As soon as the line containing "Let T(t) = sum" appears in the material below, start returning lines exactly, and end with the line containing "Consider T(t) = 94".

(Given records)

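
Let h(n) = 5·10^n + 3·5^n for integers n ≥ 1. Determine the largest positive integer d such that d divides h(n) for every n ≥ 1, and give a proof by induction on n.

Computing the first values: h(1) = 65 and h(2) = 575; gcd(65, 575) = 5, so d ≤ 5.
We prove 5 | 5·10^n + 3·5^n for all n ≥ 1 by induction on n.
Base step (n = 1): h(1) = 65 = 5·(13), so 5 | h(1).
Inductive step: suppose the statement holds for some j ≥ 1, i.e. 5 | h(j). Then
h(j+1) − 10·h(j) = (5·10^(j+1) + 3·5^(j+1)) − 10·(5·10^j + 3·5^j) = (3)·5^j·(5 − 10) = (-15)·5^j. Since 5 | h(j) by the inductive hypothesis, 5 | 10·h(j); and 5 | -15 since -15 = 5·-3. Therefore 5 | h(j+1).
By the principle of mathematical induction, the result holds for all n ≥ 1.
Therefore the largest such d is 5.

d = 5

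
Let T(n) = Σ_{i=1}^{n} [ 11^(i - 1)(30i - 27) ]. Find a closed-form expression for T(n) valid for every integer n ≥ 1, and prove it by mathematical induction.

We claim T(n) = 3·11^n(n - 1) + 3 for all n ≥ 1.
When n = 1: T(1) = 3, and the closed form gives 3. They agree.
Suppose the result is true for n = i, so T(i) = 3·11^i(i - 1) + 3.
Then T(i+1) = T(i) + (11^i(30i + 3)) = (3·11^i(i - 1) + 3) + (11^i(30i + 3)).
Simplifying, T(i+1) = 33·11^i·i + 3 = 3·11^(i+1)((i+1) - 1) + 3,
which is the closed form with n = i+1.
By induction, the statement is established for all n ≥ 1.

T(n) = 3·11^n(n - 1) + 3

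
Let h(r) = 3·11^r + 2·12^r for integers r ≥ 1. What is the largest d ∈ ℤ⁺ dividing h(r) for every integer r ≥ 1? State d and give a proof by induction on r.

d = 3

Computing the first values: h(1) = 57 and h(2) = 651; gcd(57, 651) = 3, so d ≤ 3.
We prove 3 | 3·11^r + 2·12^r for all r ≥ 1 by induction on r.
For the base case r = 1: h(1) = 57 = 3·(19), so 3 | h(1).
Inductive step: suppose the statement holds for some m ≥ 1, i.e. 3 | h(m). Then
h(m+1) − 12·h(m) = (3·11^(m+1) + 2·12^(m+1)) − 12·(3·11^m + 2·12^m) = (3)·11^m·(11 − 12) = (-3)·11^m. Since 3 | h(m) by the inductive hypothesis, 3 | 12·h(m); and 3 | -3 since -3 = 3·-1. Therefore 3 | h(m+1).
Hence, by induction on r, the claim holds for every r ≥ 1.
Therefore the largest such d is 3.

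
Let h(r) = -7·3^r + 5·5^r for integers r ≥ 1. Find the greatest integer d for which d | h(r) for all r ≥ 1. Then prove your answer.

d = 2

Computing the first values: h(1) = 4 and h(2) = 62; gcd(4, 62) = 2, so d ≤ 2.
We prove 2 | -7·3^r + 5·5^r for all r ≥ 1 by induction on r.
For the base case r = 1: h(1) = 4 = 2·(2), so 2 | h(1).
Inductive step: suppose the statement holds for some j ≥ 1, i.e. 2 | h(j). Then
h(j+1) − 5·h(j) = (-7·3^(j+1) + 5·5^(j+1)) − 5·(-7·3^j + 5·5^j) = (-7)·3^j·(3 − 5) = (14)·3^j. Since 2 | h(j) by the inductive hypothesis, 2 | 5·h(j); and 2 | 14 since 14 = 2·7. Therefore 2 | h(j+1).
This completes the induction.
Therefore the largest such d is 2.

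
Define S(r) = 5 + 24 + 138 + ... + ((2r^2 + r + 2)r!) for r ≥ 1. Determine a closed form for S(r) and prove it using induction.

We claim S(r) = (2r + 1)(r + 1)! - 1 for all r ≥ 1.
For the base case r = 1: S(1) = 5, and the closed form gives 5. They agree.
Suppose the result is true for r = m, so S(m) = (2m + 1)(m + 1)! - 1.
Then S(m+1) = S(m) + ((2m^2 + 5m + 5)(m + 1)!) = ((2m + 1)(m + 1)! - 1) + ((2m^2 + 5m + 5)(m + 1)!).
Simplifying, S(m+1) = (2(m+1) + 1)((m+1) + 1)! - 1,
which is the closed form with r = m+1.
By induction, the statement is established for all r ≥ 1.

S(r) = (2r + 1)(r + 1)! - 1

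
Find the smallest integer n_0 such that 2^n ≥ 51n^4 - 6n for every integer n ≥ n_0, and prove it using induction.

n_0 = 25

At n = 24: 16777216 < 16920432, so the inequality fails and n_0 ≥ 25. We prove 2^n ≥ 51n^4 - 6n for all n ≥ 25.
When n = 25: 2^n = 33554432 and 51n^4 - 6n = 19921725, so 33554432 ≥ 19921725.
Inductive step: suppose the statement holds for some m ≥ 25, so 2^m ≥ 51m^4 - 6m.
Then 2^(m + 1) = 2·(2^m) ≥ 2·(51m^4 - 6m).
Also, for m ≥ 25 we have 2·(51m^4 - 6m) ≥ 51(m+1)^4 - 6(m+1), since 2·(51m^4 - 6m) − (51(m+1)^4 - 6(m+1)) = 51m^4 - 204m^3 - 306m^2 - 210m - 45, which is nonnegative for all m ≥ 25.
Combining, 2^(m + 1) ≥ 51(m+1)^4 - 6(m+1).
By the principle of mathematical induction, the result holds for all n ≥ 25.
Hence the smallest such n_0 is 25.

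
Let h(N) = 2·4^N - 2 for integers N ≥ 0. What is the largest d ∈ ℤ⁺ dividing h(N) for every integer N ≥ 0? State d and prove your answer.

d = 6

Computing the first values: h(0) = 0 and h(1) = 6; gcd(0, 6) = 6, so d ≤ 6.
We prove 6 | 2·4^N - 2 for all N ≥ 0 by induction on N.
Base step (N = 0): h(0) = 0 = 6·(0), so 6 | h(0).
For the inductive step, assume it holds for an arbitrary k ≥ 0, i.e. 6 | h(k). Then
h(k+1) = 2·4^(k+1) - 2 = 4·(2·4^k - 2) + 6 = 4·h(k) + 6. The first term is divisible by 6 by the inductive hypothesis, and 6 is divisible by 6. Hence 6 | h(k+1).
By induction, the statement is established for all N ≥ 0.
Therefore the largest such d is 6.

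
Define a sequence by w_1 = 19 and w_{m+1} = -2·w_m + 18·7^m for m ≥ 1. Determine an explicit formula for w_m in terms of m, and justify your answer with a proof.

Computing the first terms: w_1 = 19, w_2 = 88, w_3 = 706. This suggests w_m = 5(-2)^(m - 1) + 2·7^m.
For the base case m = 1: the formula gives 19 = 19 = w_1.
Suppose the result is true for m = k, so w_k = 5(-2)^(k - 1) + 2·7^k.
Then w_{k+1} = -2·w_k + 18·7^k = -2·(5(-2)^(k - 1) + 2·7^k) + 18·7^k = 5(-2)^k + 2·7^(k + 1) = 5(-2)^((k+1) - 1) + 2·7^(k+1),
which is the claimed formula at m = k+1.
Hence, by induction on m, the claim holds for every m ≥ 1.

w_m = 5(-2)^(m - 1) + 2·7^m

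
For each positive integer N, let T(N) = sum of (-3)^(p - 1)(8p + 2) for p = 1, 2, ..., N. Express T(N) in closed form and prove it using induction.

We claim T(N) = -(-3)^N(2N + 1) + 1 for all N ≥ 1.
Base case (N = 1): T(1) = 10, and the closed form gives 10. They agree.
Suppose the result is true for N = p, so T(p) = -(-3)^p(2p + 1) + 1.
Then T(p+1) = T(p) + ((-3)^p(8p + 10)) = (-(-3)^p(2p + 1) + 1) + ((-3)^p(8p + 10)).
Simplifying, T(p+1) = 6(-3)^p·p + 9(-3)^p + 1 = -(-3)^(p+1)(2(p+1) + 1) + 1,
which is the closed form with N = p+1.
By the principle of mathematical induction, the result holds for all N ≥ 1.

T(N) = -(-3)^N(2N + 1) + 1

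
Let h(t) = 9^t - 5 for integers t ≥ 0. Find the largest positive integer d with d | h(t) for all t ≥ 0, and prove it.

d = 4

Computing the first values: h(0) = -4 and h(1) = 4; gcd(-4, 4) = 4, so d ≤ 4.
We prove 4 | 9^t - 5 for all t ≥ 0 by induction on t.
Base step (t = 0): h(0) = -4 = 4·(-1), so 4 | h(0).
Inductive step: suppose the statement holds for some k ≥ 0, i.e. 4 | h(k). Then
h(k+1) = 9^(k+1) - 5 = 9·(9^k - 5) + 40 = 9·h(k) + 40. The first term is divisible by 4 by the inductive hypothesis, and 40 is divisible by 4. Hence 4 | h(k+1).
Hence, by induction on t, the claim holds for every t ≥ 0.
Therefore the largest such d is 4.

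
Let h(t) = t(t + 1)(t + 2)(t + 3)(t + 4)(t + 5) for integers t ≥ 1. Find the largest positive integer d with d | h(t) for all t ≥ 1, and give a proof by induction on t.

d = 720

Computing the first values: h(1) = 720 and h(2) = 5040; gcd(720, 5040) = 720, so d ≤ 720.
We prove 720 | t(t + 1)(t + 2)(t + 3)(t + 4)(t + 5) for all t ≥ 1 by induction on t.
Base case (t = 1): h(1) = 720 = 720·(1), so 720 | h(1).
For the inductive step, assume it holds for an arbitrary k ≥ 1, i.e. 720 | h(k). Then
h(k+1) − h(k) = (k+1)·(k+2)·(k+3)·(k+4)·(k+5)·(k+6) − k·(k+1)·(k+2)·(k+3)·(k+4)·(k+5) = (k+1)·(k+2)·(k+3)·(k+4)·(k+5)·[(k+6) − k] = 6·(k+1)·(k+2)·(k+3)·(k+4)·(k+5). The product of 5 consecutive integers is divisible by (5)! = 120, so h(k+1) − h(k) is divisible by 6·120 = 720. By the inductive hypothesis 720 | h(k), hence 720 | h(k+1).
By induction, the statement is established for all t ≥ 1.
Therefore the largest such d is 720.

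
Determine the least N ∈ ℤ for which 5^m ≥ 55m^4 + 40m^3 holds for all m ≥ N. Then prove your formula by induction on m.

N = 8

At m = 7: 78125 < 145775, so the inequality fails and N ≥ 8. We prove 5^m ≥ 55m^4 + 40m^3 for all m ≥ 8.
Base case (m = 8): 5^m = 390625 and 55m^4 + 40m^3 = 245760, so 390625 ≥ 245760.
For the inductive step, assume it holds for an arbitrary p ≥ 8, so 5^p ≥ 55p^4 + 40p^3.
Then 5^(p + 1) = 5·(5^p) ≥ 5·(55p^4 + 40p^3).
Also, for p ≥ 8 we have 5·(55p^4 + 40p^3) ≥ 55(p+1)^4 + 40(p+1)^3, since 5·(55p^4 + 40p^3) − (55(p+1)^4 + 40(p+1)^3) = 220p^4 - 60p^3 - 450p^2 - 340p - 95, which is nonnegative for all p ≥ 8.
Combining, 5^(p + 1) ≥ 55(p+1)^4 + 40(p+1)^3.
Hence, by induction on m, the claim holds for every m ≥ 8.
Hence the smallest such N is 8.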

(End Given records)
(Given records)

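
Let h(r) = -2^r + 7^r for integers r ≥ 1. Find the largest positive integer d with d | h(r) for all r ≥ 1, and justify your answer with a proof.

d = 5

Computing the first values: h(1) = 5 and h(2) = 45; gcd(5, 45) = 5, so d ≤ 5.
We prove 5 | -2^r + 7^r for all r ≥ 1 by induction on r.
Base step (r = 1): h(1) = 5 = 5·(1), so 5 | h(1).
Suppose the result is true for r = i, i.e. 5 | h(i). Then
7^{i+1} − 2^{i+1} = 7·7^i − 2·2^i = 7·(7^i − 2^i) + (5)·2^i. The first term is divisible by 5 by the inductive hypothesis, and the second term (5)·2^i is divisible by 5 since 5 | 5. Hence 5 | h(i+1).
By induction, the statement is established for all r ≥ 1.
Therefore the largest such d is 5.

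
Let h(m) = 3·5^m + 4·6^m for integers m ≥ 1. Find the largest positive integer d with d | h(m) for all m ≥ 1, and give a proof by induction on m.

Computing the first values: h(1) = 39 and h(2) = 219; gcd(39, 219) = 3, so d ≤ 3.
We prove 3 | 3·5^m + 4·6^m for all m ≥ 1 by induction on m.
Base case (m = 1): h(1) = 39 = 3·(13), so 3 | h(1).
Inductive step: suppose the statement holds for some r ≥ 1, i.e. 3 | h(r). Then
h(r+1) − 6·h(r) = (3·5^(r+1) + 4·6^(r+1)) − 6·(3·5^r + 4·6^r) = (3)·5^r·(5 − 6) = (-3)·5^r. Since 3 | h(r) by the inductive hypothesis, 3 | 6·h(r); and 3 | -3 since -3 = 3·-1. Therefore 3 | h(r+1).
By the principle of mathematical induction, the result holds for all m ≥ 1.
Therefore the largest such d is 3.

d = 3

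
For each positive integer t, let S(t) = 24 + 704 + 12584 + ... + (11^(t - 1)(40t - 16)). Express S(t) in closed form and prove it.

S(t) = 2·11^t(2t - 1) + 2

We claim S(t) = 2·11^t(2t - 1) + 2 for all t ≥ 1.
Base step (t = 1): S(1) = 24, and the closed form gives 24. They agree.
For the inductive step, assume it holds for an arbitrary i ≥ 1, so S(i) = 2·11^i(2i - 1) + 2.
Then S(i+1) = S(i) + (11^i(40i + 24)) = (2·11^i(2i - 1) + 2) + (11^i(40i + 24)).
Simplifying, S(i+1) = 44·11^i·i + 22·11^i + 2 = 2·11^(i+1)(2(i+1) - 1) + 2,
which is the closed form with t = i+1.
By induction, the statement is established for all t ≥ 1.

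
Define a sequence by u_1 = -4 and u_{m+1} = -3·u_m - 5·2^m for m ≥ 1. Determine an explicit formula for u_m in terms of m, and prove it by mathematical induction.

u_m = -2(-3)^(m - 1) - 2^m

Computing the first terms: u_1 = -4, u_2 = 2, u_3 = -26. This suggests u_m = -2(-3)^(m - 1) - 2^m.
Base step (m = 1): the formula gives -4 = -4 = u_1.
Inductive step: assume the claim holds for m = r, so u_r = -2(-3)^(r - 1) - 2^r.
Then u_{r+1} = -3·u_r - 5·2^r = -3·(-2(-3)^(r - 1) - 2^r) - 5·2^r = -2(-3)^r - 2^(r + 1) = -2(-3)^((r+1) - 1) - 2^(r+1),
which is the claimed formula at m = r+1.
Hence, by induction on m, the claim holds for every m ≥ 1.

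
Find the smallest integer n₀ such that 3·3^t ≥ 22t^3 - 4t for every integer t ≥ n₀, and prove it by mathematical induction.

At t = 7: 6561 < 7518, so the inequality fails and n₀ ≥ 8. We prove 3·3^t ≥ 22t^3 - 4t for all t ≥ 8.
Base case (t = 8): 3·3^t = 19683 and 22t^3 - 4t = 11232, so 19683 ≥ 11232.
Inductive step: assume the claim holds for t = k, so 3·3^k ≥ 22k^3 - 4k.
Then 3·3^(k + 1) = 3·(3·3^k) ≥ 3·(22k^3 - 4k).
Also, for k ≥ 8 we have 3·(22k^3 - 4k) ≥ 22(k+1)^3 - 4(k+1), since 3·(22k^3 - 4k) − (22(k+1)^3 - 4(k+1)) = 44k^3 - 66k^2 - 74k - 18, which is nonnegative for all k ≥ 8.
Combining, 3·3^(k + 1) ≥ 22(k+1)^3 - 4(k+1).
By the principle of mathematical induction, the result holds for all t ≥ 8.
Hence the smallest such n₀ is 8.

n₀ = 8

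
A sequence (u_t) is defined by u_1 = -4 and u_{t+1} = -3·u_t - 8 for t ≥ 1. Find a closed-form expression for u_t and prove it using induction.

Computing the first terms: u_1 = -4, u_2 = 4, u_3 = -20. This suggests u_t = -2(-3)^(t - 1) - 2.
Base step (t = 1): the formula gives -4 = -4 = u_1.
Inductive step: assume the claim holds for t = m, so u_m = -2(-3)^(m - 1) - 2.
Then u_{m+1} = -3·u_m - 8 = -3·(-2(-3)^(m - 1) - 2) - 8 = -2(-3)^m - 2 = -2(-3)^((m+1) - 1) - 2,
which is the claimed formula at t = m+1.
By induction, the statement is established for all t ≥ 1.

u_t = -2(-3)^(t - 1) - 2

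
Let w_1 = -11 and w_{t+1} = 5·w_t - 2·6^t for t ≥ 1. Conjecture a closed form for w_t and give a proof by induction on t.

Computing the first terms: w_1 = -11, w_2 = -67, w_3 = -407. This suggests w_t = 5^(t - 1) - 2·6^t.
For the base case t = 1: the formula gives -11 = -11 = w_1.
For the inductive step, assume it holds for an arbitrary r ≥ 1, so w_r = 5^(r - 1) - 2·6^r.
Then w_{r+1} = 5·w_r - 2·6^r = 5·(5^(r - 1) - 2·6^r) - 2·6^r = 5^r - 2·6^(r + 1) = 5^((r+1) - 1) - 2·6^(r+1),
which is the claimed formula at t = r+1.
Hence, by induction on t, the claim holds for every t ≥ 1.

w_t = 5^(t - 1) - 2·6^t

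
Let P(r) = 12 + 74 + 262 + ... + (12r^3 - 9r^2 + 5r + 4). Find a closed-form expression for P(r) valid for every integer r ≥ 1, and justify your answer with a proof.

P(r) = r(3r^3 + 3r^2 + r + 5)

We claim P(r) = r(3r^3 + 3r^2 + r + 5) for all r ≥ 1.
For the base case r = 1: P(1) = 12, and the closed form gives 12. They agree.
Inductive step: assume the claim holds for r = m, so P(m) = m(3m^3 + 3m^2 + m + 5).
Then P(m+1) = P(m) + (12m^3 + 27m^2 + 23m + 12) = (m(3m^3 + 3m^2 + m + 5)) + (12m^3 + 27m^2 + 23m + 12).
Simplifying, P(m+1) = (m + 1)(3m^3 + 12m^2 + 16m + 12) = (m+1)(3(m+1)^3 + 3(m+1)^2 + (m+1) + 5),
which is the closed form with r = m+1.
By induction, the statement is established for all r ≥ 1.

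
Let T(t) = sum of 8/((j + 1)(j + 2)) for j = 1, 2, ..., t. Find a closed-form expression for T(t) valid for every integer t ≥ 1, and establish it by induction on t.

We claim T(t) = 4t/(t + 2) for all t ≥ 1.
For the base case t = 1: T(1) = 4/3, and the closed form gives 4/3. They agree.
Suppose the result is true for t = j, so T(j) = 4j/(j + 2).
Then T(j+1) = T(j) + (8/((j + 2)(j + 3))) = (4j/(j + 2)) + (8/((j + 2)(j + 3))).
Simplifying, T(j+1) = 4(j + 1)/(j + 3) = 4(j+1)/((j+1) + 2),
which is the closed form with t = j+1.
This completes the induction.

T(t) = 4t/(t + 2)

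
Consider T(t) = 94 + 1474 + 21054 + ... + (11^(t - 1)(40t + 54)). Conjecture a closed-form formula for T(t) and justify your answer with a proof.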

(End Given records)

## Response area
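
Let T(t) = sum of 8/((j + 1)(j + 2)) for j = 1, 2, ..., t. Find a closed-form expression for T(t) valid for every integer t ≥ 1, and establish it by induction on t.

We claim T(t) = 4t/(t + 2) for all t ≥ 1.
For the base case t = 1: T(1) = 4/3, and the closed form gives 4/3. They agree.
Suppose the result is true for t = j, so T(j) = 4j/(j + 2).
Then T(j+1) = T(j) + (8/((j + 2)(j + 3))) = (4j/(j + 2)) + (8/((j + 2)(j + 3))).
Simplifying, T(j+1) = 4(j + 1)/(j + 3) = 4(j+1)/((j+1) + 2),
which is the closed form with t = j+1.
This completes the induction.

T(t) = 4t/(t + 2)

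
Consider T(t) = 94 + 1474 + 21054 + ... + (11^(t - 1)(40t + 54)). Conjecture a closed-form formula for T(t) and justify your answer with a proof.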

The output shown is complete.